**Given data:**
....................

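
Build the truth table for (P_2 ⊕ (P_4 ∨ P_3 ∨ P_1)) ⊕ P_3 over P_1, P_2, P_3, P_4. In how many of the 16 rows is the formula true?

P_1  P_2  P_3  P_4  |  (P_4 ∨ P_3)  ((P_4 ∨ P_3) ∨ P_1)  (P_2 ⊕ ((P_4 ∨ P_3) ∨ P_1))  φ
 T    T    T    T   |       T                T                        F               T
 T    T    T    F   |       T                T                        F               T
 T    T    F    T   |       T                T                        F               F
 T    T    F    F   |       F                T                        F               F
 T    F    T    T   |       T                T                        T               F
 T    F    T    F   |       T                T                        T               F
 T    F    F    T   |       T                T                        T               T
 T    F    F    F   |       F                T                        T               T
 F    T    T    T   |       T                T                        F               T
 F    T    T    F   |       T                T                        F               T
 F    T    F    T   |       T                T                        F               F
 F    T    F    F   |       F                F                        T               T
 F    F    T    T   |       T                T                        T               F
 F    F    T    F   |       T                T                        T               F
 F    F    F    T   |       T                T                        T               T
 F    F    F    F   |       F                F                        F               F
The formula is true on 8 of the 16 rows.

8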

....................

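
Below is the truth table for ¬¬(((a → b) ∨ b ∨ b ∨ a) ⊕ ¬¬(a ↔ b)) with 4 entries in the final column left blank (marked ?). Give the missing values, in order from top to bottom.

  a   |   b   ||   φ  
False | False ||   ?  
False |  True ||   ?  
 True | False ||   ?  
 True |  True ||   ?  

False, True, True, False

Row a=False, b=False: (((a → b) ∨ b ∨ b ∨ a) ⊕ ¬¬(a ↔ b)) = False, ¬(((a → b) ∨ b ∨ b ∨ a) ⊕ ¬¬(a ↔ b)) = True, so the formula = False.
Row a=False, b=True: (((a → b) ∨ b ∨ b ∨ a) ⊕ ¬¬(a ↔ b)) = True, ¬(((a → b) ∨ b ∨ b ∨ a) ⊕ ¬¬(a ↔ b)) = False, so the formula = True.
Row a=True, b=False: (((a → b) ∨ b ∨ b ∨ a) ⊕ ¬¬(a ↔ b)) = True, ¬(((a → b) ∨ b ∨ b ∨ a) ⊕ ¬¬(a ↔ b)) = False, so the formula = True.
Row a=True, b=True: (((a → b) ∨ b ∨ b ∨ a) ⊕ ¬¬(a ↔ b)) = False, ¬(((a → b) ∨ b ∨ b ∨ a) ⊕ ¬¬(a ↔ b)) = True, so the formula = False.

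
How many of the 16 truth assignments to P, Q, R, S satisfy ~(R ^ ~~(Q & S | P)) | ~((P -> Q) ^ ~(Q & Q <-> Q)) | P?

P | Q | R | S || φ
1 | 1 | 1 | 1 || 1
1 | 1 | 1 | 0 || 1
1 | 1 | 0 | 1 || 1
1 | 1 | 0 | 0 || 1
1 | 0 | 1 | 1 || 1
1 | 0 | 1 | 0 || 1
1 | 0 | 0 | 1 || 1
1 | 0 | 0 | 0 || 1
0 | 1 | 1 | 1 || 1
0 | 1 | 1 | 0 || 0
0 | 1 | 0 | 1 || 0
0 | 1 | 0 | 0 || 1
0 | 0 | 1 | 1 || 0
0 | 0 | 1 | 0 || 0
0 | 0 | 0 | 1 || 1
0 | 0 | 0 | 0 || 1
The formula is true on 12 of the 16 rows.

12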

....................

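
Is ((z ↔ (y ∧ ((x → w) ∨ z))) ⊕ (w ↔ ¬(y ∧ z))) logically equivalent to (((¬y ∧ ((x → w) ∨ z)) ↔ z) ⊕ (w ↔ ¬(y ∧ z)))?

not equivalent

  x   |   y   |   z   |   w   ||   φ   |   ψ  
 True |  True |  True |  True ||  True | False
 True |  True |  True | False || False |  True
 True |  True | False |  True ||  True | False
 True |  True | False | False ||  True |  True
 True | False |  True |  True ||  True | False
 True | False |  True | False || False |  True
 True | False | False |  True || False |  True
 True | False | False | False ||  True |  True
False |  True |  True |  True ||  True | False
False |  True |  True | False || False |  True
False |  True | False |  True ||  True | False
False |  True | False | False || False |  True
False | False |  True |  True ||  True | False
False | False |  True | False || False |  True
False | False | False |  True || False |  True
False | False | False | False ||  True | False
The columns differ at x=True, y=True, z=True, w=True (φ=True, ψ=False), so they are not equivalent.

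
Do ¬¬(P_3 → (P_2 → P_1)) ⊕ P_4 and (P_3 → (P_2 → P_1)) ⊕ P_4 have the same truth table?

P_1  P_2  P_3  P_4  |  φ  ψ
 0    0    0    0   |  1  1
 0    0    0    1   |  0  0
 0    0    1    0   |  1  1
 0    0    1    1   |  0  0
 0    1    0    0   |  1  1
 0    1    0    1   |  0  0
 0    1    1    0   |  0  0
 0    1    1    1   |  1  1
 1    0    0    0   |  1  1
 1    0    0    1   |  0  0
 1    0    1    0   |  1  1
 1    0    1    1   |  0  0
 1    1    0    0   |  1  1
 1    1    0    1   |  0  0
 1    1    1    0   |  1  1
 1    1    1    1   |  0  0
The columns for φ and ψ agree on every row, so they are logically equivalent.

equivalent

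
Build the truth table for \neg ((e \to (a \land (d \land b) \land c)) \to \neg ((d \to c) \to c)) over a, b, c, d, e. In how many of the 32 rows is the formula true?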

....................

**Work instructions:** An exact copy of the lines above between the line holding "Do ¬¬(P_3 → (P_2" and the line holding "Build the truth table for \neg", inclusive, is the whole answer.

**Answer for this exercise:**
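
Do ¬¬(P_3 → (P_2 → P_1)) ⊕ P_4 and (P_3 → (P_2 → P_1)) ⊕ P_4 have the same truth table?

P_1  P_2  P_3  P_4  |  φ  ψ
 0    0    0    0   |  1  1
 0    0    0    1   |  0  0
 0    0    1    0   |  1  1
 0    0    1    1   |  0  0
 0    1    0    0   |  1  1
 0    1    0    1   |  0  0
 0    1    1    0   |  0  0
 0    1    1    1   |  1  1
 1    0    0    0   |  1  1
 1    0    0    1   |  0  0
 1    0    1    0   |  1  1
 1    0    1    1   |  0  0
 1    1    0    0   |  1  1
 1    1    0    1   |  0  0
 1    1    1    0   |  1  1
 1    1    1    1   |  0  0
The columns for φ and ψ agree on every row, so they are logically equivalent.

equivalent

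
Build the truth table for \neg ((e \to (a \land (d \land b) \land c)) \to \neg ((d \to c) \to c)) over a, b, c, d, e. In how many of the 32 rows is the formula true?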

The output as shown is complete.